-- EXCERPTED RECORDS follows --
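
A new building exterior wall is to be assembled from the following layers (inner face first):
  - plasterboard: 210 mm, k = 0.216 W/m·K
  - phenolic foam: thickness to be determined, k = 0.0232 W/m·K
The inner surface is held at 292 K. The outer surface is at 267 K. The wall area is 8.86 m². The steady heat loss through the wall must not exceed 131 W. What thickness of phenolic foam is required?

L ≈ 16.7 mm

Using the resistance-network approach (series):
R_plasterboard = L/(kA) = 0.21/(0.216×8.86) = 0.1097 K/W
Sum of the known resistances R_other = 0.1097 K/W
Required total resistance R_tot = ΔT/Q_allow = 25/131 = 0.1908 K/W
R_phenolic foam = R_tot − R_other = 0.08111 K/W
L = R·k·A = 0.08111×0.0232×8.86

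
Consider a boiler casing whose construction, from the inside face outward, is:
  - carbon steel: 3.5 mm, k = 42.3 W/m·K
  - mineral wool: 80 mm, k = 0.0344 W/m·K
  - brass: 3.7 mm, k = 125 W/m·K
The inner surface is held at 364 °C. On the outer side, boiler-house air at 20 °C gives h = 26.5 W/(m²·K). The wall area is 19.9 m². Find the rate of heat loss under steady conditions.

Model the wall as resistances in series:
R_carbon steel = L/(kA) = 0.0035/(42.3×19.9) = 4.158×10^-6 K/W
R_mineral wool = L/(kA) = 0.08/(0.0344×19.9) = 0.1169 K/W
R_brass = L/(kA) = 0.0037/(125×19.9) = 1.487×10^-6 K/W
R_outer film = 1/(h_o·A) = 1/(26.5×19.9) = 0.001896 K/W
R_total = 0.1188 K/W
Q = ΔT / R_total = 344 / 0.1188

Q ≈ 2900 W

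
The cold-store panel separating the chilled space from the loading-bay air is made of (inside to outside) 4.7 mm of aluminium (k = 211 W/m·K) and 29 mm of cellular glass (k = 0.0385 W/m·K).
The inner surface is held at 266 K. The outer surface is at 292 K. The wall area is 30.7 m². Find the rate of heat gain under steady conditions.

Using the resistance-network approach (series):
R_aluminium = L/(kA) = 0.0047/(211×30.7) = 7.256×10^-7 K/W
R_cellular glass = L/(kA) = 0.029/(0.0385×30.7) = 0.02454 K/W
R_total = 0.02454 K/W
Q = ΔT / R_total = 26 / 0.02454

Q ≈ 1060 W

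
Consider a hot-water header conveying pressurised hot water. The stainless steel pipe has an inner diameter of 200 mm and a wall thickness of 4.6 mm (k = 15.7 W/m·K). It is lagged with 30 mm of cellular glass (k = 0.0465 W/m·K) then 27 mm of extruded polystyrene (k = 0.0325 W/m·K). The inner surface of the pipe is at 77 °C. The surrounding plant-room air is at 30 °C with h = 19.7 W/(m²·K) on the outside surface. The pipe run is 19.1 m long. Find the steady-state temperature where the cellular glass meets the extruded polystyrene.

For a radial system each layer contributes R = ln(r_out/r_in)/(2πkL); films add R = 1/(hA).
R_stainless steel pipe wall = ln(104.6/100)/(2π×15.7×19.1) = 2.387×10^-5 K/W
R_cellular glass = ln(134.6/104.6)/(2π×0.0465×19.1) = 0.04519 K/W
R_extruded polystyrene = ln(161.6/134.6)/(2π×0.0325×19.1) = 0.04687 K/W
R_outer film = 1/(h_o·2πr_oL) = 1/(19.7×2π×0.1616×19.1) = 0.002617 K/W
R_total = 0.0947 K/W
Q = ΔT/R_total = 47/0.0947
Q = 496 W
T_interface = T_inner − Q·ΣR(inner→interface) = 77 − 496×0.04521

T ≈ 54.6 °C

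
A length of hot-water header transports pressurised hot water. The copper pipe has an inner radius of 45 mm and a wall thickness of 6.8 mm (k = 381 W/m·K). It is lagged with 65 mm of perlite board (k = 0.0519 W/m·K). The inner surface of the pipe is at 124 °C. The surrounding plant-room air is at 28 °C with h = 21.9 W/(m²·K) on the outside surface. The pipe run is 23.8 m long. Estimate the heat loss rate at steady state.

Radial resistances (cylindrical: R_cond = ln(r_o/r_i)/(2πkL), R_conv = 1/(h·2πrL)):
R_copper pipe wall = ln(51.8/45)/(2π×381×23.8) = 2.47×10^-6 K/W
R_perlite board = ln(116.8/51.8)/(2π×0.0519×23.8) = 0.1048 K/W
R_outer film = 1/(h_o·2πr_oL) = 1/(21.9×2π×0.1168×23.8) = 0.002614 K/W
R_total = 0.1074 K/W
Q = ΔT/R_total = 96/0.1074

Q ≈ 894 W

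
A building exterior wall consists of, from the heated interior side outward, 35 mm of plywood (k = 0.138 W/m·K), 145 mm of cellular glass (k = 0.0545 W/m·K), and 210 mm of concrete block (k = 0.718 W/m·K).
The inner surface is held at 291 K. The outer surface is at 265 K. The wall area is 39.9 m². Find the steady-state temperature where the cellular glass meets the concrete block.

T ≈ 267 K

Treating each layer as a thermal resistance in series:
R_plywood = L/(kA) = 0.035/(0.138×39.9) = 0.006356 K/W
R_cellular glass = L/(kA) = 0.145/(0.0545×39.9) = 0.06668 K/W
R_concrete block = L/(kA) = 0.21/(0.718×39.9) = 0.00733 K/W
R_total = 0.08037 K/W;  Q = ΔT/R_total = 26/0.08037 = 323.5 W
T_interface = T_inner − Q·ΣR(inner→interface) = 291 − 324×0.07304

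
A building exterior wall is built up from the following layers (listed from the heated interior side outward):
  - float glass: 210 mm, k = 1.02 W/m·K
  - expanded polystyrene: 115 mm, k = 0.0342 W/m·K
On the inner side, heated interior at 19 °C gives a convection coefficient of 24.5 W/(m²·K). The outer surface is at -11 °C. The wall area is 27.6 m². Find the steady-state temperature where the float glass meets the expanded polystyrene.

Thermal resistances in series:
R_inner film = 1/(h_i·A) = 1/(24.5×27.6) = 0.001479 K/W
R_float glass = L/(kA) = 0.21/(1.02×27.6) = 0.00746 K/W
R_expanded polystyrene = L/(kA) = 0.115/(0.0342×27.6) = 0.1218 K/W
R_total = 0.1308 K/W;  Q = ΔT/R_total = 30/0.1308 = 229.4 W
T_interface = T_inner − Q·ΣR(inner→interface) = 19 − 229×0.008938

T ≈ 16.9 °C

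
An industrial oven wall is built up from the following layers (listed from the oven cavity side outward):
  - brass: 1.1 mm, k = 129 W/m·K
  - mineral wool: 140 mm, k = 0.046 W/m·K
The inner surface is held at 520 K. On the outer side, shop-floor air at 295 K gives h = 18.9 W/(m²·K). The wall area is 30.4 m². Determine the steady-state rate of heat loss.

Q ≈ 2210 W

Model the wall as resistances in series:
R_brass = L/(kA) = 0.0011/(129×30.4) = 2.805×10^-7 K/W
R_mineral wool = L/(kA) = 0.14/(0.046×30.4) = 0.1001 K/W
R_outer film = 1/(h_o·A) = 1/(18.9×30.4) = 0.00174 K/W
R_total = 0.1019 K/W
Q = ΔT / R_total = 225 / 0.1019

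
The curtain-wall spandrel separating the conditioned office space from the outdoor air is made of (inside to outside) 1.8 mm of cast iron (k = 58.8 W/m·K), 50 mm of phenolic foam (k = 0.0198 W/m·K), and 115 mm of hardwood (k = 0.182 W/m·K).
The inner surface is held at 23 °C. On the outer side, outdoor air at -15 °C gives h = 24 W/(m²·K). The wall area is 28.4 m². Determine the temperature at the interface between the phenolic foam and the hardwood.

Treating each layer as a thermal resistance in series:
R_cast iron = L/(kA) = 0.0018/(58.8×28.4) = 1.078×10^-6 K/W
R_phenolic foam = L/(kA) = 0.05/(0.0198×28.4) = 0.08892 K/W
R_hardwood = L/(kA) = 0.115/(0.182×28.4) = 0.02225 K/W
R_outer film = 1/(h_o·A) = 1/(24×28.4) = 0.001467 K/W
R_total = 0.1126 K/W;  Q = ΔT/R_total = 38/0.1126 = 337.4 W
T_interface = T_inner − Q·ΣR(inner→interface) = 23 − 337×0.08892

T ≈ -7 °C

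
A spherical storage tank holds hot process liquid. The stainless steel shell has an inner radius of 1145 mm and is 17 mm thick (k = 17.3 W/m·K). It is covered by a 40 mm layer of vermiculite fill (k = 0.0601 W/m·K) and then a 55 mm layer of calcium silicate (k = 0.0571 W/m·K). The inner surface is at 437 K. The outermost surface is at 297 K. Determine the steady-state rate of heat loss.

Spherical conduction: R = (1/r_in − 1/r_out)/(4πk) per layer; series-sum.
R_stainless steel shell = (1/1.145 − 1/1.162)/(4π×17.3) = 5.877×10^-5 K/W
R_vermiculite fill = (1/1.162 − 1/1.202)/(4π×0.0601) = 0.03792 K/W
R_calcium silicate = (1/1.202 − 1/1.257)/(4π×0.0571) = 0.05073 K/W
R_total = 0.08871 K/W
Q = ΔT/R_total = 140/0.08871

Q ≈ 1580 W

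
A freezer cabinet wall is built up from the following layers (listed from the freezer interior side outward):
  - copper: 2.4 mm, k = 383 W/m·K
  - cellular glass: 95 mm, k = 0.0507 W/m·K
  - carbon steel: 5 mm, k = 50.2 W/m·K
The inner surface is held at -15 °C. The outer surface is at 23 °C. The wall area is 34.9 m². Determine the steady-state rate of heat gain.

Thermal resistances in series:
R_copper = L/(kA) = 0.0024/(383×34.9) = 1.796×10^-7 K/W
R_cellular glass = L/(kA) = 0.095/(0.0507×34.9) = 0.05369 K/W
R_carbon steel = L/(kA) = 0.005/(50.2×34.9) = 2.854×10^-6 K/W
R_total = 0.05369 K/W
Q = ΔT / R_total = 38 / 0.05369

Q ≈ 708 W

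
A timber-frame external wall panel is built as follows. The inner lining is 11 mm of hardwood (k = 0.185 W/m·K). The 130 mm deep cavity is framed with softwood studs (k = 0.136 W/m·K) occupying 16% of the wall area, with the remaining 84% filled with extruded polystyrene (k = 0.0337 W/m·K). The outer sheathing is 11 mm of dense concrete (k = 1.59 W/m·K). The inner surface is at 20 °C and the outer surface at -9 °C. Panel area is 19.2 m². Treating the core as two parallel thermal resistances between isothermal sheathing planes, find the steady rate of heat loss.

Q ≈ 209 W

Sheathing layers in series; stud and cavity paths in parallel between them.
R_inner = 0.011/(0.185×19.2) = 0.003097 K/W
R_stud  = 0.13/(0.136×0.16×19.2) = 0.3112 K/W
R_cav   = 0.13/(0.0337×0.84×19.2) = 0.2392 K/W
1/R_core = 1/R_stud + 1/R_cav → R_core = 0.1352 K/W
R_outer = 0.011/(1.59×19.2) = 3.603×10^-4 K/W
R_total = 0.1387 K/W
Q = ΔT/R_total = 29/0.1387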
-- EXCERPTED RECORDS concluded --
- INSTRUCTIONS TO FOLLOW: What you give back should be exactly the lines of the data above from the line with "Consider a boiler" through the line with "- brass: 3.7 mm, k = 125 W/m·K", both of those included, and nothing more.

- TASK OUTPUT:
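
Consider a boiler casing whose construction, from the inside face outward, is:
  - carbon steel: 3.5 mm, k = 42.3 W/m·K
  - mineral wool: 80 mm, k = 0.0344 W/m·K
  - brass: 3.7 mm, k = 125 W/m·K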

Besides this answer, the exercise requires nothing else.